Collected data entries
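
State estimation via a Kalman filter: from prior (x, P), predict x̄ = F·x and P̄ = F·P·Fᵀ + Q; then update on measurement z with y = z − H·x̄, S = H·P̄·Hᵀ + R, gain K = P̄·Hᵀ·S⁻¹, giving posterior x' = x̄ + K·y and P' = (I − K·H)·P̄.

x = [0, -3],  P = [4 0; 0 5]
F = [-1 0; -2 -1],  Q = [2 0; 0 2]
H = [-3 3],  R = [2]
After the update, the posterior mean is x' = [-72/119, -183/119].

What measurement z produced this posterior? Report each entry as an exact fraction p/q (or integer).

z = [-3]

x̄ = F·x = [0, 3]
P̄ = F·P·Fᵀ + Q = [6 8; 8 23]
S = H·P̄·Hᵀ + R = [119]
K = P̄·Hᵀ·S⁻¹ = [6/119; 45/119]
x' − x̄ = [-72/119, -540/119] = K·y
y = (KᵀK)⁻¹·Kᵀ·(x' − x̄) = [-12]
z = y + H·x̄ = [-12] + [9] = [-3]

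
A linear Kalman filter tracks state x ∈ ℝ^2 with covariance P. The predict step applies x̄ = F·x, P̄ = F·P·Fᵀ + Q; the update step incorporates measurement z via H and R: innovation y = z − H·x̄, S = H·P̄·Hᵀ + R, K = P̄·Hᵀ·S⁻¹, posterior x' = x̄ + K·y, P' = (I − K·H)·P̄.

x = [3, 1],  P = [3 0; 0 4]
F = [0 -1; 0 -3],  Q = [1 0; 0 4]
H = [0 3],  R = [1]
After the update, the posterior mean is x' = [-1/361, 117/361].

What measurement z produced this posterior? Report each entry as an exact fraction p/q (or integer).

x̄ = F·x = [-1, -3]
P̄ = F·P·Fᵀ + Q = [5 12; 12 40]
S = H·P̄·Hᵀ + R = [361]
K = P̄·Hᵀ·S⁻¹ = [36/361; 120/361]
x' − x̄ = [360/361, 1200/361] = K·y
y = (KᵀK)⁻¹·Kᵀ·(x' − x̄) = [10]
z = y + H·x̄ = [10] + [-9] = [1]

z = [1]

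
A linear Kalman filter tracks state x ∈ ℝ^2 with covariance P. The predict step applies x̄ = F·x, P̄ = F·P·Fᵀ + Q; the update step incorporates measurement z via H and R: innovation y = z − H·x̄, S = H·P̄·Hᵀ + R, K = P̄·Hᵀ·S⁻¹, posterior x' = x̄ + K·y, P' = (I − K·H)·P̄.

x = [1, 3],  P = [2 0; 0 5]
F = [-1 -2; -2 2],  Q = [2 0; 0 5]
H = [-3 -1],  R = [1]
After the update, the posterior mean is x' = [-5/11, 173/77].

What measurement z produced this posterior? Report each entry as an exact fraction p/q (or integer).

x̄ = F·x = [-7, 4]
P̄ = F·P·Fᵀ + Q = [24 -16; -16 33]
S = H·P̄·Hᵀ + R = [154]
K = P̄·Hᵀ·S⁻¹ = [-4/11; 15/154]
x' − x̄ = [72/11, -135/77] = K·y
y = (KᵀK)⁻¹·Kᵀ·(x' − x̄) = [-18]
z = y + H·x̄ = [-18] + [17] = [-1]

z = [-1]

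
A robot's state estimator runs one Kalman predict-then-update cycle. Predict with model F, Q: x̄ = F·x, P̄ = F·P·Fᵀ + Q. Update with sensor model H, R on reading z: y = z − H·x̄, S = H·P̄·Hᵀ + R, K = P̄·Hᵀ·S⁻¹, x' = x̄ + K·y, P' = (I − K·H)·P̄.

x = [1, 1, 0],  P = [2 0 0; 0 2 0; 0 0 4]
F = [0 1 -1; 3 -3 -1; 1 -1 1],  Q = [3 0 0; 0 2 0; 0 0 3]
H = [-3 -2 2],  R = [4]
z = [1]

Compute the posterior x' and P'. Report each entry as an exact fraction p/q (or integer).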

■ About this exercise
Reprint the data above from the opening line to the line holding "x' = [-72/119, -183/119].", inclusive, and nothing else.

■ Final answer
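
State estimation via a Kalman filter: from prior (x, P), predict x̄ = F·x and P̄ = F·P·Fᵀ + Q; then update on measurement z with y = z − H·x̄, S = H·P̄·Hᵀ + R, gain K = P̄·Hᵀ·S⁻¹, giving posterior x' = x̄ + K·y and P' = (I − K·H)·P̄.

x = [0, -3],  P = [4 0; 0 5]
F = [-1 0; -2 -1],  Q = [2 0; 0 2]
H = [-3 3],  R = [2]
After the update, the posterior mean is x' = [-72/119, -183/119].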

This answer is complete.